**WHAT YOU HAVE TO DO:**
Go through the entries below. Copy out every line that contains "template".

___ SOURCE DATA ___

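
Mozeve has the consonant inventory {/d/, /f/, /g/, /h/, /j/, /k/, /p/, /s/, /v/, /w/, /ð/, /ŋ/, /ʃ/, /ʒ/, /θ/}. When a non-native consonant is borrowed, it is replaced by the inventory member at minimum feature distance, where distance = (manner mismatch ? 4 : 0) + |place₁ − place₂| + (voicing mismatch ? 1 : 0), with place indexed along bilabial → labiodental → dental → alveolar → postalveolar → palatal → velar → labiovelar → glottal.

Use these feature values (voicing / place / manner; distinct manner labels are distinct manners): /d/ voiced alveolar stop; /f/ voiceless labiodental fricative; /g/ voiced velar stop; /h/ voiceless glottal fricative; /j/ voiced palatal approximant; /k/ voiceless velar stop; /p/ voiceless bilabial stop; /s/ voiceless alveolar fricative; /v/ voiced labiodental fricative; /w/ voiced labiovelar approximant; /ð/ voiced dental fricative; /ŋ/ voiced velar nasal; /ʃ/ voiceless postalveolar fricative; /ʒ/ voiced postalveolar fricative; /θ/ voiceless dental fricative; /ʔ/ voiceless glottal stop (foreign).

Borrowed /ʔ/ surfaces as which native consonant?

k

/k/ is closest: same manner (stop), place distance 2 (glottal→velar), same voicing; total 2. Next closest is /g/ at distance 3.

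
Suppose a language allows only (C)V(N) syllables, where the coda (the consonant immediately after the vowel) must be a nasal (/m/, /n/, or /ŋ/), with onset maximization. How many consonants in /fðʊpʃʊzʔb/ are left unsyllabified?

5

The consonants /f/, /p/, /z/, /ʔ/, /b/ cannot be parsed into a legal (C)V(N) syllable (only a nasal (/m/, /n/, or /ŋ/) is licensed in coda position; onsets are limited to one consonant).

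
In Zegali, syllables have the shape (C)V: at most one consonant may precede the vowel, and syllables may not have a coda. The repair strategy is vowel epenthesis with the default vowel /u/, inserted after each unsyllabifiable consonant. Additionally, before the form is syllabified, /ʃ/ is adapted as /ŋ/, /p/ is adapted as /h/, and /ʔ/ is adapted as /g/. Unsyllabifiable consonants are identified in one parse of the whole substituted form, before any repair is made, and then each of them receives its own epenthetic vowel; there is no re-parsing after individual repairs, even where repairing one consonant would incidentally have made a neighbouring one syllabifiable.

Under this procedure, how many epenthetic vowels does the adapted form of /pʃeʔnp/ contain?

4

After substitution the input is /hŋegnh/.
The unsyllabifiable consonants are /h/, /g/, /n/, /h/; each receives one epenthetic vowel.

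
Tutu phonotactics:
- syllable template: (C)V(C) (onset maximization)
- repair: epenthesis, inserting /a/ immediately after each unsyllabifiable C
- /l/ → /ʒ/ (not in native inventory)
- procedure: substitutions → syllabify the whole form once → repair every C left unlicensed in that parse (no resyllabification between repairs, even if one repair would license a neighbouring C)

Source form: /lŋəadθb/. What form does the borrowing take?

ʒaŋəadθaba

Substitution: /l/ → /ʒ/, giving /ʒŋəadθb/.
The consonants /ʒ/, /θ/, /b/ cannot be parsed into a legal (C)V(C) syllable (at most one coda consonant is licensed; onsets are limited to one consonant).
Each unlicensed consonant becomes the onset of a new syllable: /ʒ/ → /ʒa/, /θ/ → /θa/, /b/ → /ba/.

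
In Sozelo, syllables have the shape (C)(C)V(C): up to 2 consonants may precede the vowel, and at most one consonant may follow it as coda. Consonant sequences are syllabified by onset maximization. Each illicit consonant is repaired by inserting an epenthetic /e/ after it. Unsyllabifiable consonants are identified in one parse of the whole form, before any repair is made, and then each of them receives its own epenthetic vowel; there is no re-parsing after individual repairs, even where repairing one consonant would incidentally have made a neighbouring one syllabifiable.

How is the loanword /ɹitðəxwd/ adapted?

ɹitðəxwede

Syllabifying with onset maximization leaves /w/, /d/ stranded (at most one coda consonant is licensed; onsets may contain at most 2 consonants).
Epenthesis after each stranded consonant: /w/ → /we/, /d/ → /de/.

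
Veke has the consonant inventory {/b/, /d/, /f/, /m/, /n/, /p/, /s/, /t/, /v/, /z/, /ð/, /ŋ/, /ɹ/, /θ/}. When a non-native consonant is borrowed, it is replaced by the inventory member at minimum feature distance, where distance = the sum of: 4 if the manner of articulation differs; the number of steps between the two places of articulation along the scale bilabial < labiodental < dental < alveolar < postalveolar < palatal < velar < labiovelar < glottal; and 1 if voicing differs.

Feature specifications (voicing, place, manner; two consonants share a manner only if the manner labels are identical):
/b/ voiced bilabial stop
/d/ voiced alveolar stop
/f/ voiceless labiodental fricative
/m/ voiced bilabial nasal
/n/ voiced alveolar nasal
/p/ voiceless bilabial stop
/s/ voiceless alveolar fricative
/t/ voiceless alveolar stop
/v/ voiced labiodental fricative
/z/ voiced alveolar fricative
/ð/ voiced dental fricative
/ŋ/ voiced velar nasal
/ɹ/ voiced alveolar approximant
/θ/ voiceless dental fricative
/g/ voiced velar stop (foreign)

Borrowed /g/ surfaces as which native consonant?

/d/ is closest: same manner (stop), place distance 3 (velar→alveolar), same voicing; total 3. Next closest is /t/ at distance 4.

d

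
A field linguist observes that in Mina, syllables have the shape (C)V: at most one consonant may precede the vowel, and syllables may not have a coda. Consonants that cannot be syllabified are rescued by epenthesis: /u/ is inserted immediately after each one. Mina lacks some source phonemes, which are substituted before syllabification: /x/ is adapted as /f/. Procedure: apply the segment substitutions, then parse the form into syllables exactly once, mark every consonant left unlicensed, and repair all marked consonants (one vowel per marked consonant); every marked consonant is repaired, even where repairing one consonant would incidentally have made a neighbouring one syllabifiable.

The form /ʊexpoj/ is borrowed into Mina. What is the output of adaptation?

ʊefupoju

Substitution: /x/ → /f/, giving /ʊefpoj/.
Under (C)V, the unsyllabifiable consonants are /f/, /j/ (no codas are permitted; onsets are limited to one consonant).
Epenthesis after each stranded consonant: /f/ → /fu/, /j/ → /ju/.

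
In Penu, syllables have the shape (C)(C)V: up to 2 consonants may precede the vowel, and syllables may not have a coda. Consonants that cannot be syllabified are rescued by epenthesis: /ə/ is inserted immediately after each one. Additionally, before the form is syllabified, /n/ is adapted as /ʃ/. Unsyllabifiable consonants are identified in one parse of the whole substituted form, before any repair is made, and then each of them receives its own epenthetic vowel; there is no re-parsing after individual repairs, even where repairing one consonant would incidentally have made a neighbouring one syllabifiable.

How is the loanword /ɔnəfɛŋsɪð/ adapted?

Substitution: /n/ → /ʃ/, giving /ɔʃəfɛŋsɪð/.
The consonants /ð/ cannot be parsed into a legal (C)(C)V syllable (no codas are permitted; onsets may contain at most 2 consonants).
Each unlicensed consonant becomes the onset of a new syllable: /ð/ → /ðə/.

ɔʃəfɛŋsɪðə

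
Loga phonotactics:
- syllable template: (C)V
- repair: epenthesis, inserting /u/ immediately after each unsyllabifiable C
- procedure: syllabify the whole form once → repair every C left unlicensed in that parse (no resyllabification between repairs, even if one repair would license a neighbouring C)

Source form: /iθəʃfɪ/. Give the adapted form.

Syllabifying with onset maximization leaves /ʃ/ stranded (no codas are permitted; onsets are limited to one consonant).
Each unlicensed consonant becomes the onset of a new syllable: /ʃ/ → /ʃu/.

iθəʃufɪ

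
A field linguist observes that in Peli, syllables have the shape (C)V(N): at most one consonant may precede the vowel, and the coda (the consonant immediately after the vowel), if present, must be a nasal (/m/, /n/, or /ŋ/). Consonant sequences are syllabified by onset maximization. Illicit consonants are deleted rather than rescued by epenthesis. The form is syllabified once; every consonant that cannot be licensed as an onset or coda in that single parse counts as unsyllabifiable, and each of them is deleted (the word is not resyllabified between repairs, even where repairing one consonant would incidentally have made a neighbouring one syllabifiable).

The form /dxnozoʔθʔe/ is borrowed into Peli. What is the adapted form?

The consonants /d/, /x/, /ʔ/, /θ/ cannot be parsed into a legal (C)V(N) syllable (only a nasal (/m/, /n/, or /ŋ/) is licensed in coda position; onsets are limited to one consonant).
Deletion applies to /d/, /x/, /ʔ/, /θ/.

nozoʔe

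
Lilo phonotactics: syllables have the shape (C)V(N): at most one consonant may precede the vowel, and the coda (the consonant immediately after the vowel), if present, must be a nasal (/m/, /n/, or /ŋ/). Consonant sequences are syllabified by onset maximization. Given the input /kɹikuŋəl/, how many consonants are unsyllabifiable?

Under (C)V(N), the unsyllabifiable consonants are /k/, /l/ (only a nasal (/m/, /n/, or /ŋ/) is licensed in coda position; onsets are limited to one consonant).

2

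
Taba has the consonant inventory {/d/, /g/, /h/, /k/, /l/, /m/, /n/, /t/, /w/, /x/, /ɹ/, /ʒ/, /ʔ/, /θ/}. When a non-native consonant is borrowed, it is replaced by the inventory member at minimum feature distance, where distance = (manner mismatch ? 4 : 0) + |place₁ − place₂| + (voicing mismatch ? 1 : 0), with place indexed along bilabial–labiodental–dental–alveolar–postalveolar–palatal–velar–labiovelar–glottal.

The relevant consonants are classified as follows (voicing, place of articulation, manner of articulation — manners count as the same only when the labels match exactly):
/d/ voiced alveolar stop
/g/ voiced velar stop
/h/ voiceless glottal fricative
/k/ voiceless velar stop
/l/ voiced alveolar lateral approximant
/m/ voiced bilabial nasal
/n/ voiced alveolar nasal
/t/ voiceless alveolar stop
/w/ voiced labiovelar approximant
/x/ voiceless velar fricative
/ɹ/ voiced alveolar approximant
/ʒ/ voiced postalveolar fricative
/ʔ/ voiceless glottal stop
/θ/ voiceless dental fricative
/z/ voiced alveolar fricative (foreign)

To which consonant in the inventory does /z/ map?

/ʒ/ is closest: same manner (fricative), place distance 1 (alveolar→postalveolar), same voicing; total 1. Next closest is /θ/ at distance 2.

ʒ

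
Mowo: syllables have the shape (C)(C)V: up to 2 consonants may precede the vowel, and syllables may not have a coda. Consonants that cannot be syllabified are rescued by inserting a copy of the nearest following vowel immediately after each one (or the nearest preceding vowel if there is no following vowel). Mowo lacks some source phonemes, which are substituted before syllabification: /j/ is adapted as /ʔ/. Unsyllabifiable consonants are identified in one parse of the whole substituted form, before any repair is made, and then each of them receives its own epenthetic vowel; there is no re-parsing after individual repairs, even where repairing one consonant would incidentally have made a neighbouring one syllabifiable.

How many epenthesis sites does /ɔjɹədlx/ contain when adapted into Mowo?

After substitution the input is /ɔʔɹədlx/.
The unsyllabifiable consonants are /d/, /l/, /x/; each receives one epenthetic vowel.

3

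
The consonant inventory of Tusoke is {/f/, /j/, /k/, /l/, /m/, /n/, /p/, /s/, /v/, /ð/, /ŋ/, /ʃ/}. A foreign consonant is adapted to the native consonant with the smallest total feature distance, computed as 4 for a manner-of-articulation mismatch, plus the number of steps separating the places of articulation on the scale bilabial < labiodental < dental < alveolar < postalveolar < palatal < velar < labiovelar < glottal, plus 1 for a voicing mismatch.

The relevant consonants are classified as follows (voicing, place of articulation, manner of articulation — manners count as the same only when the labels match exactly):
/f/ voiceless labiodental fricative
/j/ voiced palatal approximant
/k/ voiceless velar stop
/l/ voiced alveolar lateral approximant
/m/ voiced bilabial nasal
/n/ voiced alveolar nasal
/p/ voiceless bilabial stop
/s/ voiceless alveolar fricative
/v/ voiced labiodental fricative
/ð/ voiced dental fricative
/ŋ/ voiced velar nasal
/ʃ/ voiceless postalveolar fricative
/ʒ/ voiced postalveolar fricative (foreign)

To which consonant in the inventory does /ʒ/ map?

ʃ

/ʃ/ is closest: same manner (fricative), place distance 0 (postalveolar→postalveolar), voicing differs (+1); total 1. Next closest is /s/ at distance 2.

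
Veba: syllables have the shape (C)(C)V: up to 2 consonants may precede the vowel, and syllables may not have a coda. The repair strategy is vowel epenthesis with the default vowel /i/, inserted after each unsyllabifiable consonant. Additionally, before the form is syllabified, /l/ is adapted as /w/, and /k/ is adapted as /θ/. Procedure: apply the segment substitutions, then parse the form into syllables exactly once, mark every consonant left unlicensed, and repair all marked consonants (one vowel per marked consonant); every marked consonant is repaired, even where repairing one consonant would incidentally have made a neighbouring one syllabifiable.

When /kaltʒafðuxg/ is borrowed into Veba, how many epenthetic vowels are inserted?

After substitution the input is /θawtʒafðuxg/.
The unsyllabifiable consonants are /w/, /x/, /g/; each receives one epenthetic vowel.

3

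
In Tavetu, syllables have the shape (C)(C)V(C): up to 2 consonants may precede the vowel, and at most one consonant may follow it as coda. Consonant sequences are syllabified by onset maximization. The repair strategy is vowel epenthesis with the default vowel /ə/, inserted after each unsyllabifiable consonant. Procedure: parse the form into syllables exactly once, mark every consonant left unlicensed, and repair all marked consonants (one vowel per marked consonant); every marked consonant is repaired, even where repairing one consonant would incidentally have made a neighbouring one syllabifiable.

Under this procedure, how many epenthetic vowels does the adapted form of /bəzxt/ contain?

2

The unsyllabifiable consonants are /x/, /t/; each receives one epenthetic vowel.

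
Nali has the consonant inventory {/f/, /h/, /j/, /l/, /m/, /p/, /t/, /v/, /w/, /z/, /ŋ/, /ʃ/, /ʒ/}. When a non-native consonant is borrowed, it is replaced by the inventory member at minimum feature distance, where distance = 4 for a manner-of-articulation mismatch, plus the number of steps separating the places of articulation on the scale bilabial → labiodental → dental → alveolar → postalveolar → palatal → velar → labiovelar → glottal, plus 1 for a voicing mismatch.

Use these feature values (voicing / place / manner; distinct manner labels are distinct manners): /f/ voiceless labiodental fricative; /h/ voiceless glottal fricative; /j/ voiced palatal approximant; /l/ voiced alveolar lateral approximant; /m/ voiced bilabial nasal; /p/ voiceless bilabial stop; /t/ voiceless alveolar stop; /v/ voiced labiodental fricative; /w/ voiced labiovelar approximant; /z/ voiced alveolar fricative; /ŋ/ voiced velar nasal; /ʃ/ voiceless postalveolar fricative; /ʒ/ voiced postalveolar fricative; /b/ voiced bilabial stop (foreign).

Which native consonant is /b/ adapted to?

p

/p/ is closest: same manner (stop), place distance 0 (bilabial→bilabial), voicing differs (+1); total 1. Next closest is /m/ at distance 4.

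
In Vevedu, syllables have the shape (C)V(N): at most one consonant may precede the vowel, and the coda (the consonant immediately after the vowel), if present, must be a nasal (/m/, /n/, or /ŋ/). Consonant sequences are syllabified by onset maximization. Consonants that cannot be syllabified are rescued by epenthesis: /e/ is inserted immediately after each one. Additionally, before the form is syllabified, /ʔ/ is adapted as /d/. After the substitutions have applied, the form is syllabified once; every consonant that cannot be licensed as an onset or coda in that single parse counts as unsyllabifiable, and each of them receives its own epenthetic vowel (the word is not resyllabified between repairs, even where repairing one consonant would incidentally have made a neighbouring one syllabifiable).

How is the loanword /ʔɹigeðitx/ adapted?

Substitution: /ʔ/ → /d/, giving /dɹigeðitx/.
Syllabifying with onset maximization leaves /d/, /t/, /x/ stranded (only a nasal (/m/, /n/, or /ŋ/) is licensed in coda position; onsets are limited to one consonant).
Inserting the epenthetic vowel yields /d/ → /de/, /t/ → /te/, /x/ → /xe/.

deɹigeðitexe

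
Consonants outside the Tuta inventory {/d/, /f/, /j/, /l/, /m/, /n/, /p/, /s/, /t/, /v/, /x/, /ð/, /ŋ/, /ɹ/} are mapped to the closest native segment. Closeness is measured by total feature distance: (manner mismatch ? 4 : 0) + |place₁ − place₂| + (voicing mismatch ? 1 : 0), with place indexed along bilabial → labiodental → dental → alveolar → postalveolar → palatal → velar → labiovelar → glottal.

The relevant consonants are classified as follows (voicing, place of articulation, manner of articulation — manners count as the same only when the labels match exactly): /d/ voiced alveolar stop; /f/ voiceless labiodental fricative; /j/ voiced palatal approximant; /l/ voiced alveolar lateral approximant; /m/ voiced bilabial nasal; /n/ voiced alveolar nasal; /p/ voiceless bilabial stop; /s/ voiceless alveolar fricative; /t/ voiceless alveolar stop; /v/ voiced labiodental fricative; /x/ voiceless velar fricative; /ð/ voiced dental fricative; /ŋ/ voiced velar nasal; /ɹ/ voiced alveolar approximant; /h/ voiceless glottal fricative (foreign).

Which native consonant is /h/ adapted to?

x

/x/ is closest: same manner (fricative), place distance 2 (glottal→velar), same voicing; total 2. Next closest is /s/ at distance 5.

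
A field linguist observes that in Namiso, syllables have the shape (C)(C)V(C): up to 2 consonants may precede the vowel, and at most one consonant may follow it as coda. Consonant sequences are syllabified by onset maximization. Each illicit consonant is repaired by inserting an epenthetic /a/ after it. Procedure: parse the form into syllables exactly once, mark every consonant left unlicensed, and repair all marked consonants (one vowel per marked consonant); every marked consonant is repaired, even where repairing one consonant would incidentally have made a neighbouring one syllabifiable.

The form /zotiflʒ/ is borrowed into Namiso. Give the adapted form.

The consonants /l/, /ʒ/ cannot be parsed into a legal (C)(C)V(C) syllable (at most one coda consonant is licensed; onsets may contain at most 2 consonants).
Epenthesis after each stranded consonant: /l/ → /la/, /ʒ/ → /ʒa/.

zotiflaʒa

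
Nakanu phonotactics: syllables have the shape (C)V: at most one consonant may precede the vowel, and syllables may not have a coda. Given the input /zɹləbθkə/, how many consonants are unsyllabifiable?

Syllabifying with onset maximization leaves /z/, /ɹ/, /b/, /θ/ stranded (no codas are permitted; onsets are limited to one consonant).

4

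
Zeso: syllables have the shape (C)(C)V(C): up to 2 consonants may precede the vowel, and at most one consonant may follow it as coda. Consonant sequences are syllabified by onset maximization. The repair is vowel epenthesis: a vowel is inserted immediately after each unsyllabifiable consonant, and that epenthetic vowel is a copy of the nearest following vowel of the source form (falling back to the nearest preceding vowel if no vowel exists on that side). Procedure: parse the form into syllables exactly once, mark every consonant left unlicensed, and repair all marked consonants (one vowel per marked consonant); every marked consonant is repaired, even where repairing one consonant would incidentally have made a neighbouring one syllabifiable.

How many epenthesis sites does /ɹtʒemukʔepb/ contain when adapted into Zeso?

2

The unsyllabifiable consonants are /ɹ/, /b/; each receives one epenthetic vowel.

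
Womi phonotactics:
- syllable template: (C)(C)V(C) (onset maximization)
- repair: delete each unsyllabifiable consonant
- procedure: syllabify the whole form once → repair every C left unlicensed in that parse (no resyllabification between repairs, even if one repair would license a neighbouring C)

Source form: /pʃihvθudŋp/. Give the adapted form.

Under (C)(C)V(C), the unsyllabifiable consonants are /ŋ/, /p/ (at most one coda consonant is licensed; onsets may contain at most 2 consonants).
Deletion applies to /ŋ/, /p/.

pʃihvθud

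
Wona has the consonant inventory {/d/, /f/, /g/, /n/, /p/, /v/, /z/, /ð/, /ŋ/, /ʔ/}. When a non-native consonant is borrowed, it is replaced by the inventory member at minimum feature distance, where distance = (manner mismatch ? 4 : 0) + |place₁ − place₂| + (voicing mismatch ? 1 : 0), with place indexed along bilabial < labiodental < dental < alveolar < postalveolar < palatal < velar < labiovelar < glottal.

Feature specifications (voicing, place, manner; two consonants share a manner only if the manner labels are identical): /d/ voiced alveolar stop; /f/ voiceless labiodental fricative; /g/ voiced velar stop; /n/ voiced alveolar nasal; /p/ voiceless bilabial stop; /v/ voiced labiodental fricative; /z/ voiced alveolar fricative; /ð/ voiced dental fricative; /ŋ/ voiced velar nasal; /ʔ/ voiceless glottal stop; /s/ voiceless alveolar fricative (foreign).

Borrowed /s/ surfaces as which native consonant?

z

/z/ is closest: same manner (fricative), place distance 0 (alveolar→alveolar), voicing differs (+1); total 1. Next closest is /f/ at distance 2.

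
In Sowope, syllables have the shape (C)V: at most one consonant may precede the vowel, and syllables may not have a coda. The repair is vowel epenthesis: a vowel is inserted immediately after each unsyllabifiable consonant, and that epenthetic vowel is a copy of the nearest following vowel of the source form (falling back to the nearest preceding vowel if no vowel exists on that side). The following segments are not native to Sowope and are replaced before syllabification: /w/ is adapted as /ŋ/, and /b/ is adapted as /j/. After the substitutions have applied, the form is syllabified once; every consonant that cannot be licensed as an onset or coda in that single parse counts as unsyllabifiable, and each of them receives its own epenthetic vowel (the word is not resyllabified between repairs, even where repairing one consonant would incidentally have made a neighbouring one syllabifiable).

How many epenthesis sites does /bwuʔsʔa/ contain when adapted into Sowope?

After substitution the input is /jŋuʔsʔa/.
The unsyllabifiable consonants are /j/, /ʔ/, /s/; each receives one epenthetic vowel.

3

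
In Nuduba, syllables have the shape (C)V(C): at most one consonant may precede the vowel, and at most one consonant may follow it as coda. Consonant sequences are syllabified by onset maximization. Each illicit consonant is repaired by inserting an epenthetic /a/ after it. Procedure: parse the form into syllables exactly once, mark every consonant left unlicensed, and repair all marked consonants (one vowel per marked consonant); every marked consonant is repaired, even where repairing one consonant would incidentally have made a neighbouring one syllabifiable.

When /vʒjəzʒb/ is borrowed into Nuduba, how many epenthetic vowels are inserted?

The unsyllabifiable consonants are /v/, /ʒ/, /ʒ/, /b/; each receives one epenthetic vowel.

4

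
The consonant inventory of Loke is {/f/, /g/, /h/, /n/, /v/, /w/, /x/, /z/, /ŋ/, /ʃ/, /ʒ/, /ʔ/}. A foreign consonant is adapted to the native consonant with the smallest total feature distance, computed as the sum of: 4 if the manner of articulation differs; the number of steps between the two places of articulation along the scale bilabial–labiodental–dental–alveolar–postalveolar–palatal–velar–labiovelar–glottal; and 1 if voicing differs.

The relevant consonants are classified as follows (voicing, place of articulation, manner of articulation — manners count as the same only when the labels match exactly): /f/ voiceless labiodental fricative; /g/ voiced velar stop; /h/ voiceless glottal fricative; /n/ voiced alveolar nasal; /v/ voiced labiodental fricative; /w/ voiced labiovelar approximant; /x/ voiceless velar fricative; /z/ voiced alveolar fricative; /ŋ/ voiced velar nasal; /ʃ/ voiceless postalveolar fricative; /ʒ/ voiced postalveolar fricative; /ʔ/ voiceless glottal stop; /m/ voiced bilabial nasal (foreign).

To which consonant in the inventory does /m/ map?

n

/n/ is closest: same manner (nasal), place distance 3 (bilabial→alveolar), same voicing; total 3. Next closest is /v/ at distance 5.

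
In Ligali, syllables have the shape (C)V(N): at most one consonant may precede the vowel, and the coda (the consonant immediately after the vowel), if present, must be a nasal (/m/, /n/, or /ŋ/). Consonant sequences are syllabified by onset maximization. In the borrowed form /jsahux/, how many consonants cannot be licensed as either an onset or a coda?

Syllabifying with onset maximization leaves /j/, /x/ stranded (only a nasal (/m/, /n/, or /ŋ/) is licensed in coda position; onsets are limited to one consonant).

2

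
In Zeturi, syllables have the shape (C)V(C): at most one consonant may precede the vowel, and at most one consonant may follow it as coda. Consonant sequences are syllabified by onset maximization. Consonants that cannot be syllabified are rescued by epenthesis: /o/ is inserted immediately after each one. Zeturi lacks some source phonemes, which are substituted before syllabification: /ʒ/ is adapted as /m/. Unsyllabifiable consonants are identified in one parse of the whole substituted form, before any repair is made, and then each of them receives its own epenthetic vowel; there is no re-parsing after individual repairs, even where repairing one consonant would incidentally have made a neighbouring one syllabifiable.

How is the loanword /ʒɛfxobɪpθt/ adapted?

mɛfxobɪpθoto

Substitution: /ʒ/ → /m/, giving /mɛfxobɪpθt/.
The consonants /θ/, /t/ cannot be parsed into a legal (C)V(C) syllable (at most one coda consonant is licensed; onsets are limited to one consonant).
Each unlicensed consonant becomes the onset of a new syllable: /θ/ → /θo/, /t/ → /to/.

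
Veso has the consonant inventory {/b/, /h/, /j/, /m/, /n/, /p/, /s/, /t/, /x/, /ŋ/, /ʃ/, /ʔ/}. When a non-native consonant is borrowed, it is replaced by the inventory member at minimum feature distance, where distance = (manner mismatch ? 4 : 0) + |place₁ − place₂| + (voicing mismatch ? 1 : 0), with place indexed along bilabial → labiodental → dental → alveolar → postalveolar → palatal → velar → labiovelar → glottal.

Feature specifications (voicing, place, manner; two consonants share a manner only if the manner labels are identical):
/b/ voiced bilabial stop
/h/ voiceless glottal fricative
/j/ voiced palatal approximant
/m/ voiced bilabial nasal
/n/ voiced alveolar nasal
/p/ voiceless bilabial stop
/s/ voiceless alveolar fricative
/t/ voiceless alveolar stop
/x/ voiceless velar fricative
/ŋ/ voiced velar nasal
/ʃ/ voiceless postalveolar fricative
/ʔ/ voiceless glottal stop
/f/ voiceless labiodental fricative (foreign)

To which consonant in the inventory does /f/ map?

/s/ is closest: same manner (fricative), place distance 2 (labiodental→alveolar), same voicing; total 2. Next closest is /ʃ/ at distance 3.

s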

___

**ANSWER TO THE PROBLEM:**
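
- syllable template: (C)V(C) (onset maximization)
- syllable template: (C)V
- syllable template: (C)(C)V(C) (onset maximization)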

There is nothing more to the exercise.